• **What the task asks**:
Write out, without any change, the lines in the material below that run from the line with "- premises liability coverage on file: $600,000" through the line with "(5) complete a", both included.

• **Dataset excerpts**:
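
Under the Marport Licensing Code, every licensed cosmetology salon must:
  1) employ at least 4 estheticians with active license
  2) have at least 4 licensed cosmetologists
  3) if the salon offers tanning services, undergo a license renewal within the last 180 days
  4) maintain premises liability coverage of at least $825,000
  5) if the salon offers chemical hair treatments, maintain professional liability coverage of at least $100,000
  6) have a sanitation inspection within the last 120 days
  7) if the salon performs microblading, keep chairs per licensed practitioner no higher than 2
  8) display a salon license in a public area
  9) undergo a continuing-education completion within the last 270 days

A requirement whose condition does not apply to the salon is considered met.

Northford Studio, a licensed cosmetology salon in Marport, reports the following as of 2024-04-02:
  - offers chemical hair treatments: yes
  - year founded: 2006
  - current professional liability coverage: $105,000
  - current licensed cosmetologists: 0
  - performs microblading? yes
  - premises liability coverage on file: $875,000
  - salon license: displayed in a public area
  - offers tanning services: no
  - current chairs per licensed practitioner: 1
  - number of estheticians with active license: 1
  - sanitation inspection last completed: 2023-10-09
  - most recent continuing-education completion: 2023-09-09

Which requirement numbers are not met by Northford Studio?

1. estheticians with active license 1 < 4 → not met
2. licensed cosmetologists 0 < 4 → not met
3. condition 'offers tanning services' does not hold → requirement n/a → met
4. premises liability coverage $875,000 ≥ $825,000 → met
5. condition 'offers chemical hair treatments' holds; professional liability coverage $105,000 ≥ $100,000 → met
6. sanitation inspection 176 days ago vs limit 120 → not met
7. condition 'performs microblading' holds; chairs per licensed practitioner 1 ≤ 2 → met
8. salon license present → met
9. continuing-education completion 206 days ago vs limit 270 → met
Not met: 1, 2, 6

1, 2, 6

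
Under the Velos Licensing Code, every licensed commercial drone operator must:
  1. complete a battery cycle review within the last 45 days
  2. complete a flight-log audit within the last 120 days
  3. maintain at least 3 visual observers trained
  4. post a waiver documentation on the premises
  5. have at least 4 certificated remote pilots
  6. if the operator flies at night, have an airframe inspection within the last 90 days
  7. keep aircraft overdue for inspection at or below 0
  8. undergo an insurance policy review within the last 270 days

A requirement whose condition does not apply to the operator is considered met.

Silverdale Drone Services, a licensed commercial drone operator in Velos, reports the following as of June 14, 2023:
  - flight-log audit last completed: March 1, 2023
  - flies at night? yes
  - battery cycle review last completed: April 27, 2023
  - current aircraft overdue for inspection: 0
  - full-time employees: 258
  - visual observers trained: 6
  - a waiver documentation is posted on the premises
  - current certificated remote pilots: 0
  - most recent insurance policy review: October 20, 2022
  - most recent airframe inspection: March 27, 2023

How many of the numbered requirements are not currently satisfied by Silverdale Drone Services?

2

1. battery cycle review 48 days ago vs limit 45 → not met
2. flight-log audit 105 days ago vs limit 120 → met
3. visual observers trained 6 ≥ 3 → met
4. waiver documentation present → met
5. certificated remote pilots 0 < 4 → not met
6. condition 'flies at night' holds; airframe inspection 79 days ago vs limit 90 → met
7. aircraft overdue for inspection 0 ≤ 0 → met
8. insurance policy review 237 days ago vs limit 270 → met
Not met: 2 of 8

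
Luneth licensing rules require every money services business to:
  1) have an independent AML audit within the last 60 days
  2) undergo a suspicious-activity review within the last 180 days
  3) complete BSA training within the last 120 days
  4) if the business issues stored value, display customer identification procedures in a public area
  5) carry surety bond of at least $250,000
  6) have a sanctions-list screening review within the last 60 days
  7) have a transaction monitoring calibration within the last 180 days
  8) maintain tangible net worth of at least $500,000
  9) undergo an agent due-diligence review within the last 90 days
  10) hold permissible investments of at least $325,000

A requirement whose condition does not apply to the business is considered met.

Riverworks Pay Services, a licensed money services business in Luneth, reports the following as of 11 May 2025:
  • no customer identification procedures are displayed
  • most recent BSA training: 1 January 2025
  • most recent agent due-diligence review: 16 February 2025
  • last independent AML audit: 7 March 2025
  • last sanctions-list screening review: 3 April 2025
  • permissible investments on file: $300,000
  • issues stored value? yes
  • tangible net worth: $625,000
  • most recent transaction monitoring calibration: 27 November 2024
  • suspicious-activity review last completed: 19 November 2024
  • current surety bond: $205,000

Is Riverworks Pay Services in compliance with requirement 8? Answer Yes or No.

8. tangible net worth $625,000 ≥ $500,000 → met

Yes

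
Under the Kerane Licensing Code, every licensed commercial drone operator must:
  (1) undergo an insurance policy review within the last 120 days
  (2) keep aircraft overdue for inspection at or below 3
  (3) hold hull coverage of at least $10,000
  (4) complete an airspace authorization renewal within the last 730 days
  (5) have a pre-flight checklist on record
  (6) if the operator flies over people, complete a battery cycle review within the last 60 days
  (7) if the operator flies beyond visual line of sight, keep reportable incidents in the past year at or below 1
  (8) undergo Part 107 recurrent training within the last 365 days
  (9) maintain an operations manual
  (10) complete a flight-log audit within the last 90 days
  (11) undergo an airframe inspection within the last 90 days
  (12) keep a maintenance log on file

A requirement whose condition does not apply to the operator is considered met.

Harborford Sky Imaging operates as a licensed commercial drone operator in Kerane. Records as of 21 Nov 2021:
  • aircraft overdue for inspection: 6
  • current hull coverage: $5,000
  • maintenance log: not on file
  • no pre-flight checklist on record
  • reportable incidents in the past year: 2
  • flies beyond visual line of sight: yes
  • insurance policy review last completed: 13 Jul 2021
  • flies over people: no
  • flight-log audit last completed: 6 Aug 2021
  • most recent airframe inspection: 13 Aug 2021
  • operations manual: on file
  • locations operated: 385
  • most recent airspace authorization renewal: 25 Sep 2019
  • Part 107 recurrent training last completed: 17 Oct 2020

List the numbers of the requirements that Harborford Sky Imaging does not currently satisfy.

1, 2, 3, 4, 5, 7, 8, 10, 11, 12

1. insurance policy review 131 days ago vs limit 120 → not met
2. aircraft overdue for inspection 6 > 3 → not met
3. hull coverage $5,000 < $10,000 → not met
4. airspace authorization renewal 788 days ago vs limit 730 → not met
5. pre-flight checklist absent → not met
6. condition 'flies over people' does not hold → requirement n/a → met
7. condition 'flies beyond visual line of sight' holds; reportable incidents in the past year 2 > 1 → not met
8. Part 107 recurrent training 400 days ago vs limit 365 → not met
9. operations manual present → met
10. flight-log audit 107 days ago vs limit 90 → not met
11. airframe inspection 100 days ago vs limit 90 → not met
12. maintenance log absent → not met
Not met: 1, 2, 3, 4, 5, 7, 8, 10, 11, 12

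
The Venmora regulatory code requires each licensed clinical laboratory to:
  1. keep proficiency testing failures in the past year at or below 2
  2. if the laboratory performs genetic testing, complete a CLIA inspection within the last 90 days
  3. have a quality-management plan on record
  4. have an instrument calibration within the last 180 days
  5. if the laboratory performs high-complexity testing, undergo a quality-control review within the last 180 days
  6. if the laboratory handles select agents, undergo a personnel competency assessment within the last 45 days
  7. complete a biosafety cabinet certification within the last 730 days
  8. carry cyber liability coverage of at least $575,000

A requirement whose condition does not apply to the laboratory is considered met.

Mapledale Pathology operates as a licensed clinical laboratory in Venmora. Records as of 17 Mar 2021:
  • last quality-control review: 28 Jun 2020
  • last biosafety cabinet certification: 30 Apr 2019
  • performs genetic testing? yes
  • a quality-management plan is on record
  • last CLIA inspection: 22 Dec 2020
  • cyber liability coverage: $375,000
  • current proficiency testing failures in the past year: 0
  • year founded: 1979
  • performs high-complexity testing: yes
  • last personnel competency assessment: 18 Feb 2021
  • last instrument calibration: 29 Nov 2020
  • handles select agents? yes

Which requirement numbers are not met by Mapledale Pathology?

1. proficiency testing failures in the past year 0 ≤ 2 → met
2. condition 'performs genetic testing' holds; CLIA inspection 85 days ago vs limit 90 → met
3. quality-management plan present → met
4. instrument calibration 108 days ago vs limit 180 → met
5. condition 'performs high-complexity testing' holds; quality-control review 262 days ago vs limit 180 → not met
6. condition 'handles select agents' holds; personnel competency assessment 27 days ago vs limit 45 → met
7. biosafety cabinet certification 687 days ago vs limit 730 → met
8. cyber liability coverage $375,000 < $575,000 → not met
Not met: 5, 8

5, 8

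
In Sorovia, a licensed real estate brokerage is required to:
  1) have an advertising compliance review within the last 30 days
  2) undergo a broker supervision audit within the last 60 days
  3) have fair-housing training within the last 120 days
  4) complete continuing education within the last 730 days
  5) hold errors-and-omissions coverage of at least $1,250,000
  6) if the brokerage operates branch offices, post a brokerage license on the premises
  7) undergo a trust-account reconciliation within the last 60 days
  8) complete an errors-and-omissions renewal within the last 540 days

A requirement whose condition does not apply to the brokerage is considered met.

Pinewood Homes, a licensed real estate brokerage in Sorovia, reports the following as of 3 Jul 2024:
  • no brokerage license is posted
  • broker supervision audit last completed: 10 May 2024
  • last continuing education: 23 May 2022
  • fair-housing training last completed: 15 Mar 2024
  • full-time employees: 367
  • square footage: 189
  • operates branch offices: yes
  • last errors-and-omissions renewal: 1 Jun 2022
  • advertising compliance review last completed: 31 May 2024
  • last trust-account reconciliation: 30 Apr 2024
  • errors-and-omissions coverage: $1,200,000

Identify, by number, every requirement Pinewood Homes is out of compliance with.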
==
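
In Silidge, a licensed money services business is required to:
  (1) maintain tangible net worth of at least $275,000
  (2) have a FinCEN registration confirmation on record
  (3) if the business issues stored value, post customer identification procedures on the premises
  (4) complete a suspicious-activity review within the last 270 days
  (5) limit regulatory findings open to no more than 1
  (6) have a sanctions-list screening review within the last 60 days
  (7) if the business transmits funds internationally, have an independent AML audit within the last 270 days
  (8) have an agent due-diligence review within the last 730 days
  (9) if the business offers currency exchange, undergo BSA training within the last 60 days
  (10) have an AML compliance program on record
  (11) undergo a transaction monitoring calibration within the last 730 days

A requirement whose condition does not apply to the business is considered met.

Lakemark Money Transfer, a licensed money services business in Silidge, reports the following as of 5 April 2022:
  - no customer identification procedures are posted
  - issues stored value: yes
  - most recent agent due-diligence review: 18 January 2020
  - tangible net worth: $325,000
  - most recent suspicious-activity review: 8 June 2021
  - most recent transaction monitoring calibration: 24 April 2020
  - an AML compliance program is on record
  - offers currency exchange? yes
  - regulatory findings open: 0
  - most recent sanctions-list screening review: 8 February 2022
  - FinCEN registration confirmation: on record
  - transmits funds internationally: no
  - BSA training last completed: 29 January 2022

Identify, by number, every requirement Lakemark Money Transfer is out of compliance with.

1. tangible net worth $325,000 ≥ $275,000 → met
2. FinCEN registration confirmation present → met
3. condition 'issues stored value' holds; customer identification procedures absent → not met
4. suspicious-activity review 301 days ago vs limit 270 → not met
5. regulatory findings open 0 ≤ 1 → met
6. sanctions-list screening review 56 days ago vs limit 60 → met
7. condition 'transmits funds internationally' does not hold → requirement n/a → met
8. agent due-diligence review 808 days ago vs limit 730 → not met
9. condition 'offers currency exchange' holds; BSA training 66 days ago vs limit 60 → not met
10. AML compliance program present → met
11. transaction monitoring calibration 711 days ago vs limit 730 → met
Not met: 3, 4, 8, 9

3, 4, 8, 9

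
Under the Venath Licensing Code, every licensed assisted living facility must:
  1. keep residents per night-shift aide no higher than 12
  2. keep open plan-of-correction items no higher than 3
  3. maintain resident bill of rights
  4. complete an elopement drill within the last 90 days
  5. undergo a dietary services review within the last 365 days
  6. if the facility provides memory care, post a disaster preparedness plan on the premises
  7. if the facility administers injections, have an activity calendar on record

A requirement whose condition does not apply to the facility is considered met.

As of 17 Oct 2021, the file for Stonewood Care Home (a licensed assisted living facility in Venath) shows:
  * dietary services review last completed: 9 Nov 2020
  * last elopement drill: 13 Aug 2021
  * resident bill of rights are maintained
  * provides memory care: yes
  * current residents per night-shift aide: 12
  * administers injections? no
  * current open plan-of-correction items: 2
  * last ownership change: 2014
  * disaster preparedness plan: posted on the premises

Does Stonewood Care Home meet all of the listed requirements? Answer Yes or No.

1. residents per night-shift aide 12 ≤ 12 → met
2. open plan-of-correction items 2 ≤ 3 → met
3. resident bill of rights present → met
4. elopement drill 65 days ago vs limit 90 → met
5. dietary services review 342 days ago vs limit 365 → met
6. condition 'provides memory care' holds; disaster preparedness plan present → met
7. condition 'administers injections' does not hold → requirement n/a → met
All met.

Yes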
...
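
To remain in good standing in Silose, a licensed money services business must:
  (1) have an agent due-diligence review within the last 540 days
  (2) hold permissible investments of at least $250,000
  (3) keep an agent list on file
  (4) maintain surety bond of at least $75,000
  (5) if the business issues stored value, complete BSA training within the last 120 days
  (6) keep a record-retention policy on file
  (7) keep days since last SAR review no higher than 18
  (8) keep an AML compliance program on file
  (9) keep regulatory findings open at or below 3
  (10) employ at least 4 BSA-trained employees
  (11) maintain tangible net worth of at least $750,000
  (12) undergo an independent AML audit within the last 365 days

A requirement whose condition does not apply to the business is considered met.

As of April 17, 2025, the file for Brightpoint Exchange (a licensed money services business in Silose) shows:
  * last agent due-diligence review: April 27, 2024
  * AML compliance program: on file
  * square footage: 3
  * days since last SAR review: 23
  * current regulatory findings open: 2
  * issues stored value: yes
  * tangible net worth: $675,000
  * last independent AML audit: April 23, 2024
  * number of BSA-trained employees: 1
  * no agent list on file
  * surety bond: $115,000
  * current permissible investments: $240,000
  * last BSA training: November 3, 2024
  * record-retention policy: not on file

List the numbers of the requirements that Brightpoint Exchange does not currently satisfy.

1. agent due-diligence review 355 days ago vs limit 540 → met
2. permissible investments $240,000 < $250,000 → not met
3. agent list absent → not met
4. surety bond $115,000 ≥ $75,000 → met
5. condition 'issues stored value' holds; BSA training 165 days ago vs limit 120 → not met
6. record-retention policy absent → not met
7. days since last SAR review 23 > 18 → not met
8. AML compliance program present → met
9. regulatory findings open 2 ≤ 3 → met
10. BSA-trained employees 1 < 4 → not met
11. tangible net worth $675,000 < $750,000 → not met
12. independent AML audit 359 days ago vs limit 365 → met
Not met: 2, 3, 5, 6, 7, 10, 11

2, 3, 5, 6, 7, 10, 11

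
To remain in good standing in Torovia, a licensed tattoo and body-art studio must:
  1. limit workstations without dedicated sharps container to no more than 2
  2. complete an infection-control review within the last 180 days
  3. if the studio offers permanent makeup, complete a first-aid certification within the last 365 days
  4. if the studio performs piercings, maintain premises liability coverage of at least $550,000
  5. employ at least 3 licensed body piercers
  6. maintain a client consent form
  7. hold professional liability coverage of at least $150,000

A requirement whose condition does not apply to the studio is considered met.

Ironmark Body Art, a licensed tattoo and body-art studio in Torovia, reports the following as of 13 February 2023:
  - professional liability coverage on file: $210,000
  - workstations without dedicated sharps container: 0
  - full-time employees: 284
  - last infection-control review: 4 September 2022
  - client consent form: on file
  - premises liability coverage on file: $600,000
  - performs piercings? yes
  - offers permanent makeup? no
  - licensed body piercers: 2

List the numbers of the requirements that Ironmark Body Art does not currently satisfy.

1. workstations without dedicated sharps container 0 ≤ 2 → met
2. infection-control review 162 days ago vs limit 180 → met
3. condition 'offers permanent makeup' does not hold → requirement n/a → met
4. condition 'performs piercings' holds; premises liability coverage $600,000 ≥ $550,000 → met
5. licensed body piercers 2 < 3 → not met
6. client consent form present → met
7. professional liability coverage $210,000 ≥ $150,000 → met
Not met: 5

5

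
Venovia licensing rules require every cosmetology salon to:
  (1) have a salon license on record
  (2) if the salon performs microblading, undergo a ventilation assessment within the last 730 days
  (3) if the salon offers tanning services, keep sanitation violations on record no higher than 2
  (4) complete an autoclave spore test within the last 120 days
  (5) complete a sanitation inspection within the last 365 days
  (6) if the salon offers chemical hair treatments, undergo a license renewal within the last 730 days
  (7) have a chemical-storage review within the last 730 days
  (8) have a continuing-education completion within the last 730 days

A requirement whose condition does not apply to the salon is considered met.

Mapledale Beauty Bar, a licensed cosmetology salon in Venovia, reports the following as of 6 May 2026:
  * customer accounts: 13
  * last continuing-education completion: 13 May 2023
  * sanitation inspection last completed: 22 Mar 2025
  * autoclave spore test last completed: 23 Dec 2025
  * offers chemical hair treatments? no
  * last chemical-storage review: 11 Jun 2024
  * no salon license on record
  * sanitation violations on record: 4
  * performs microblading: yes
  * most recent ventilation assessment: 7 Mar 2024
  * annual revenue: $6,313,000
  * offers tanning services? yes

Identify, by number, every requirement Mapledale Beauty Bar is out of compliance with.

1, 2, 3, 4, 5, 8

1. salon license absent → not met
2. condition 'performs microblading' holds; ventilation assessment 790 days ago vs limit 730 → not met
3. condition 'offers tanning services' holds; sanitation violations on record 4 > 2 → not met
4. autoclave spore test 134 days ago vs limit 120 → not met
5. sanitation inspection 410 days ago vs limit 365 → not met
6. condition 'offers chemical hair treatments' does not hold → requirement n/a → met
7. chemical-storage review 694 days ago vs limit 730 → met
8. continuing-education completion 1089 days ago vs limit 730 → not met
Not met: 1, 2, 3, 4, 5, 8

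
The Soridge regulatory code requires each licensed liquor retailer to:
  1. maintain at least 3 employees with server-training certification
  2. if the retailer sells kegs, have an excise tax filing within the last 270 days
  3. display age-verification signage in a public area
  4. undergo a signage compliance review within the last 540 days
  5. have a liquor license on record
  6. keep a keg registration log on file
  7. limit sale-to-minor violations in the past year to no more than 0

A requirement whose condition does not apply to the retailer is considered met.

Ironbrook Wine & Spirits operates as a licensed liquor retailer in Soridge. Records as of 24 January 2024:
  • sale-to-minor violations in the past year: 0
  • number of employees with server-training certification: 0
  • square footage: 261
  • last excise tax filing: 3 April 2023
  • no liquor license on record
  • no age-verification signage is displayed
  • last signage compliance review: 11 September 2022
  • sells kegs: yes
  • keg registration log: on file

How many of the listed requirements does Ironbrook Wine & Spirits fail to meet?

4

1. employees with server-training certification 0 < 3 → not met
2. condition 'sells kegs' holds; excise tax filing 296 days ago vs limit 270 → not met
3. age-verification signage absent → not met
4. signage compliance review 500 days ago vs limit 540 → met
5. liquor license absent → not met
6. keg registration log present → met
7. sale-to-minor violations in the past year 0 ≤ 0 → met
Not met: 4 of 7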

• **Reply**:
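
  - premises liability coverage on file: $600,000
  - performs piercings? yes
  - offers permanent makeup? no
  - licensed body piercers: 2

List the numbers of the requirements that Ironmark Body Art does not currently satisfy.

1. workstations without dedicated sharps container 0 ≤ 2 → met
2. infection-control review 162 days ago vs limit 180 → met
3. condition 'offers permanent makeup' does not hold → requirement n/a → met
4. condition 'performs piercings' holds; premises liability coverage $600,000 ≥ $550,000 → met
5. licensed body piercers 2 < 3 → not met
6. client consent form present → met
7. professional liability coverage $210,000 ≥ $150,000 → met
Not met: 5

5

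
Venovia licensing rules require every cosmetology salon to:
  (1) have a salon license on record
  (2) if the salon performs microblading, undergo a ventilation assessment within the last 730 days
  (3) if the salon offers tanning services, keep sanitation violations on record no higher than 2
  (4) complete an autoclave spore test within the last 120 days
  (5) complete a sanitation inspection within the last 365 days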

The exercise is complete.